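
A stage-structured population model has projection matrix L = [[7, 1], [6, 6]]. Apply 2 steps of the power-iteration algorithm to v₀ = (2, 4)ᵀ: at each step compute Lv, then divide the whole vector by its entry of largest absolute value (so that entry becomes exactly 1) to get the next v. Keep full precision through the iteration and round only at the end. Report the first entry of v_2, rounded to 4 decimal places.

Lv0 = (18.00000, 36.00000); divide by 36.00000 → v1 = (0.50000, 1.00000)
Lv1 = (4.50000, 9.00000); divide by 9.00000 → v2 = (0.50000, 1.00000)
Requested entry of v2: 162/324 = 0.5000

0.5000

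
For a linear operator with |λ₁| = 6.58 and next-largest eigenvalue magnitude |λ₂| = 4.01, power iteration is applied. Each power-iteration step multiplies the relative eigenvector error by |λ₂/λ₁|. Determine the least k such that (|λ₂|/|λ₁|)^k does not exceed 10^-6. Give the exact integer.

|λ₂/λ₁| = 4.01/6.58 = 0.60942
Need k ≥ ln(10^-6) / ln(0.60942) = -13.8155 / -0.4952 ≈ 27.896
Smallest integer k satisfying the bound: 28

28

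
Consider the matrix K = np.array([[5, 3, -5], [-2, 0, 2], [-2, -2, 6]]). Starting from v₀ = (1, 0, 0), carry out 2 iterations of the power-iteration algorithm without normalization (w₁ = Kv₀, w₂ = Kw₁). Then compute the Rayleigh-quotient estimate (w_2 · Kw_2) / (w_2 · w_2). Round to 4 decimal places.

6.9045

w1 = Kv₀ = (5·1 + 3·0 + (-5)·0; (-2)·1 + 0·0 + 2·0; (-2)·1 + (-2)·0 + 6·0) = (5, -2, -2)
w2 = Kw1 = (5·5 + 3·(-2) + (-5)·(-2); (-2)·5 + 0·(-2) + 2·(-2); (-2)·5 + (-2)·(-2) + 6·(-2)) = (29, -14, -18)
Kw2 = (193, -94, -138)
w2·Kw2 = 29·193 + (-14)·(-94) + (-18)·(-138) = 9397; w2·w2 = 29·29 + (-14)·(-14) + (-18)·(-18) = 1361
λ ≈ 9397/1361 = 6.9045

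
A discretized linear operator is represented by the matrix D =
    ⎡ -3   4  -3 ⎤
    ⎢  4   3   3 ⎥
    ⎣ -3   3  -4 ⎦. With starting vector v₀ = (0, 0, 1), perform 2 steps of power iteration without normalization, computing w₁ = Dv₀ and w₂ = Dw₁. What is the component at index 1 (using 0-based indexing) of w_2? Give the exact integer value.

w1 = Dv₀ = ((-3)·0 + 4·0 + (-3)·1; 4·0 + 3·0 + 3·1; (-3)·0 + 3·0 + (-4)·1) = (-3, 3, -4)
w2 = Dw1 = ((-3)·(-3) + 4·3 + (-3)·(-4); 4·(-3) + 3·3 + 3·(-4); (-3)·(-3) + 3·3 + (-4)·(-4)) = (33, -15, 34)
The requested component of w2 is -15.

-15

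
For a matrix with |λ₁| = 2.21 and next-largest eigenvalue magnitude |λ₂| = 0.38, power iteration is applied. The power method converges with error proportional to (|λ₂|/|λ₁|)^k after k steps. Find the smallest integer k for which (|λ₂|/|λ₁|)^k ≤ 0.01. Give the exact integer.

3

|λ₂/λ₁| = 0.38/2.21 = 0.17195
Need k ≥ ln(0.01) / ln(0.17195) = -4.6052 / -1.7606 ≈ 2.616
Smallest integer k satisfying the bound: 3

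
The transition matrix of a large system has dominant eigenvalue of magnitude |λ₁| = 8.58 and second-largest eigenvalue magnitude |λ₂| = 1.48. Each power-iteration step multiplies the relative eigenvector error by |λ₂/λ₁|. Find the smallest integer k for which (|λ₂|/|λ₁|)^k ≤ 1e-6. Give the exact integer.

8

|λ₂/λ₁| = 1.48/8.58 = 0.17249
Need k ≥ ln(1e-6) / ln(0.17249) = -13.8155 / -1.7574 ≈ 7.861
Smallest integer k satisfying the bound: 8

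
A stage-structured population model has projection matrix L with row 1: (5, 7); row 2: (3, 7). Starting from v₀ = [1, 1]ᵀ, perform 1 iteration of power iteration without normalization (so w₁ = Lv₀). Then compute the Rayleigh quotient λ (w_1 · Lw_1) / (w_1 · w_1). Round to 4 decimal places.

10.7377

w1 = Lv₀ = (5·1 + 7·1; 3·1 + 7·1) = (12, 10)
Lw1 = (130, 106)
w1·Lw1 = 12·130 + 10·106 = 2620; w1·w1 = 12·12 + 10·10 = 244
λ ≈ 2620/244 = 10.7377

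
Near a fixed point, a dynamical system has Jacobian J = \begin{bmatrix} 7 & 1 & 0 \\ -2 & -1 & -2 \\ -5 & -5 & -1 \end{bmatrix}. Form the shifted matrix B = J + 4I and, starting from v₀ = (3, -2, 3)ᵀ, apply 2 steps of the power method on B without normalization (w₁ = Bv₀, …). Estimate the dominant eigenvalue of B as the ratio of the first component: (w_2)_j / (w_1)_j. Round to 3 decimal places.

B = J + 4I has rows (11, 1, 0); (-2, 3, -2); (-5, -5, 3)
w1 = Bv₀ = (31, -18, 4)
w2 = Bw1 = (323, -124, -53)
Ratio: 323/31 = 10.419

μ ≈ 10.419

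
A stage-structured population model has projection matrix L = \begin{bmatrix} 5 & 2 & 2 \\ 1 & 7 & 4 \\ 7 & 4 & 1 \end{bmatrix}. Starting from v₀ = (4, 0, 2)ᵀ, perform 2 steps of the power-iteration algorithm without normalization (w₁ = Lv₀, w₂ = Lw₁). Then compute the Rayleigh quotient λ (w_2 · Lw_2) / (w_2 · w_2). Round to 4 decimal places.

λ ≈ 10.8514

w1 = Lv₀ = (24, 12, 30)
w2 = Lw1 = (204, 228, 246)
Lw2 = (1968, 2784, 2586)
w2·Lw2 = 204·1968 + 228·2784 + 246·2586 = 1672380; w2·w2 = 204·204 + 228·228 + 246·246 = 154116
λ ≈ 1672380/154116 = 10.8514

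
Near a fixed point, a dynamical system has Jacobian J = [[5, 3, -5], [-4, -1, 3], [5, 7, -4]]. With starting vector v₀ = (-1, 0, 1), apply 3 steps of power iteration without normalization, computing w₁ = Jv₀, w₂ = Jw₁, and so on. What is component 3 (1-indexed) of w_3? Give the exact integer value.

-18

w1 = Jv₀ = (5·(-1) + 3·0 + (-5)·1; (-4)·(-1) + (-1)·0 + 3·1; 5·(-1) + 7·0 + (-4)·1) = (-10, 7, -9)
w2 = Jw1 = (5·(-10) + 3·7 + (-5)·(-9); (-4)·(-10) + (-1)·7 + 3·(-9); 5·(-10) + 7·7 + (-4)·(-9)) = (16, 6, 35)
w3 = Jw2 = (-77, 35, -18)
The requested component of w3 is -18.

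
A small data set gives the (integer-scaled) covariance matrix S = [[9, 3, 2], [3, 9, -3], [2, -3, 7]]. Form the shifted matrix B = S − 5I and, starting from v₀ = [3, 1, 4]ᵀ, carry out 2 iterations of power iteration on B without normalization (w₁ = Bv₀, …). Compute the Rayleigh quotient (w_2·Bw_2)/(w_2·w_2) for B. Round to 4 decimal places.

B = S − 5I has rows (4, 3, 2); (3, 4, -3); (2, -3, 2)
w1 = Bv₀ = (23, 1, 11)
w2 = Bw1 = (117, 40, 65)
Bw2 = (718, 316, 244)
w2·Bw2 = 112506; w2·w2 = 19514; μ ≈ 112506/19514 = 5.7654

5.7654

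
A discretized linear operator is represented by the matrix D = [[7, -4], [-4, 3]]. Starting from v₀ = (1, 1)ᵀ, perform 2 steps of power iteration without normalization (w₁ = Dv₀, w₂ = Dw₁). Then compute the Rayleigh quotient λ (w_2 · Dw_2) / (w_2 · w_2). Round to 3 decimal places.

w1 = Dv₀ = (3, -1)
w2 = Dw1 = (25, -15)
Dw2 = (235, -145)
w2·Dw2 = 25·235 + (-15)·(-145) = 8050; w2·w2 = 25·25 + (-15)·(-15) = 850
λ ≈ 8050/850 = 9.471

9.471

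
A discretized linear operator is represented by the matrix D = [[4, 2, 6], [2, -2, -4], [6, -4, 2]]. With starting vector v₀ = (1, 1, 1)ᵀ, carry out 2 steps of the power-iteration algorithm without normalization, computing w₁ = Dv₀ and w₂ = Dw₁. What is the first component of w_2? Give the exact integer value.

w1 = Dv₀ = (4·1 + 2·1 + 6·1; 2·1 + (-2)·1 + (-4)·1; 6·1 + (-4)·1 + 2·1) = (12, -4, 4)
w2 = Dw1 = (4·12 + 2·(-4) + 6·4; 2·12 + (-2)·(-4) + (-4)·4; 6·12 + (-4)·(-4) + 2·4) = (64, 16, 96)
The requested component of w2 is 64.

64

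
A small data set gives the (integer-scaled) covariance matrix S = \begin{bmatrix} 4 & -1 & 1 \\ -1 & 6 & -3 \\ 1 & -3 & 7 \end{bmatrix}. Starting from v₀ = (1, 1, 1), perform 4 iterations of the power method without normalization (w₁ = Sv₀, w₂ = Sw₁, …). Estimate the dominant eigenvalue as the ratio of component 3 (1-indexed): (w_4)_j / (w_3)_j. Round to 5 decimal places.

w1 = Sv₀ = (4, 2, 5)
w2 = Sw1 = (19, -7, 33)
w3 = Sw2 = (116, -160, 271)
w4 = Sw3 = (895, -1889, 2493)
Ratio at component: 2493 / 271 = 9.19926

9.19926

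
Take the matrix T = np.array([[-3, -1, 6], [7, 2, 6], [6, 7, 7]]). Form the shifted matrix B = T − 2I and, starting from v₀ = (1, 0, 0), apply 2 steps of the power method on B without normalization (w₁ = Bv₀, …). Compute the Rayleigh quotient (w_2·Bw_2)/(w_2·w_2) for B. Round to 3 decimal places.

B = T − 2I has rows (-5, -1, 6); (7, 0, 6); (6, 7, 5)
w1 = Bv₀ = (-5, 7, 6)
w2 = Bw1 = (54, 1, 49)
Bw2 = (23, 672, 576)
w2·Bw2 = 30138; w2·w2 = 5318; μ ≈ 30138/5318 = 5.667

μ ≈ 5.667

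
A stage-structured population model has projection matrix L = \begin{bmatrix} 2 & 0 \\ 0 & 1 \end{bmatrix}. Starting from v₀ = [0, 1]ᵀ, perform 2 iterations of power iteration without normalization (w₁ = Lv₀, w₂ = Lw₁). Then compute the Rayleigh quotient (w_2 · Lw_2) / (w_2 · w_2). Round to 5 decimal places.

w1 = Lv₀ = (0, 1)
w2 = Lw1 = (0, 1)
Lw2 = (0, 1)
w2·Lw2 = 0·0 + 1·1 = 1; w2·w2 = 0·0 + 1·1 = 1
λ ≈ 1/1 = 1.00000

λ ≈ 1.00000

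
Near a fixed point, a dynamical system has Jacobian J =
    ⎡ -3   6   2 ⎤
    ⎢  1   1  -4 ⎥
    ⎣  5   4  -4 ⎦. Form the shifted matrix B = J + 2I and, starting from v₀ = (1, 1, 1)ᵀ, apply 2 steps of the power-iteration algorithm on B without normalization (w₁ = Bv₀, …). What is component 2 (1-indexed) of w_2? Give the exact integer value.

B = J + 2I has rows (-1, 6, 2); (1, 3, -4); (5, 4, -2)
w1 = Bv₀ = ((-1)·1 + 6·1 + 2·1; 1·1 + 3·1 + (-4)·1; 5·1 + 4·1 + (-2)·1) = (7, 0, 7)
w2 = Bw1 = ((-1)·7 + 6·0 + 2·7; 1·7 + 3·0 + (-4)·7; 5·7 + 4·0 + (-2)·7) = (7, -21, 21)
Requested component of w2: -21

-21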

* What needs to be done:
Each line from the one that includes "Take the matrix" down to the close of the records above is to be given again exactly, and no other line is to appear.

* Completed task:
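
Take the matrix T = np.array([[-3, -1, 6], [7, 2, 6], [6, 7, 7]]). Form the shifted matrix B = T − 2I and, starting from v₀ = (1, 0, 0), apply 2 steps of the power method on B without normalization (w₁ = Bv₀, …). Compute the Rayleigh quotient (w_2·Bw_2)/(w_2·w_2) for B. Round to 3 decimal places.

B = T − 2I has rows (-5, -1, 6); (7, 0, 6); (6, 7, 5)
w1 = Bv₀ = (-5, 7, 6)
w2 = Bw1 = (54, 1, 49)
Bw2 = (23, 672, 576)
w2·Bw2 = 30138; w2·w2 = 5318; μ ≈ 30138/5318 = 5.667

μ ≈ 5.667

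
A stage-structured population model has projection matrix L = \begin{bmatrix} 2 & 0 \\ 0 & 1 \end{bmatrix}. Starting from v₀ = [0, 1]ᵀ, perform 2 iterations of power iteration without normalization (w₁ = Lv₀, w₂ = Lw₁). Then compute the Rayleigh quotient (w_2 · Lw_2) / (w_2 · w_2). Round to 5 decimal places.

w1 = Lv₀ = (0, 1)
w2 = Lw1 = (0, 1)
Lw2 = (0, 1)
w2·Lw2 = 0·0 + 1·1 = 1; w2·w2 = 0·0 + 1·1 = 1
λ ≈ 1/1 = 1.00000

λ ≈ 1.00000

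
Near a fixed point, a dynamical system has Jacobian J =
    ⎡ -3   6   2 ⎤
    ⎢  1   1  -4 ⎥
    ⎣  5   4  -4 ⎦. Form the shifted matrix B = J + 2I and, starting from v₀ = (1, 1, 1)ᵀ, apply 2 steps of the power-iteration algorithm on B without normalization (w₁ = Bv₀, …). What is component 2 (1-indexed) of w_2? Give the exact integer value.

B = J + 2I has rows (-1, 6, 2); (1, 3, -4); (5, 4, -2)
w1 = Bv₀ = ((-1)·1 + 6·1 + 2·1; 1·1 + 3·1 + (-4)·1; 5·1 + 4·1 + (-2)·1) = (7, 0, 7)
w2 = Bw1 = ((-1)·7 + 6·0 + 2·7; 1·7 + 3·0 + (-4)·7; 5·7 + 4·0 + (-2)·7) = (7, -21, 21)
Requested component of w2: -21

-21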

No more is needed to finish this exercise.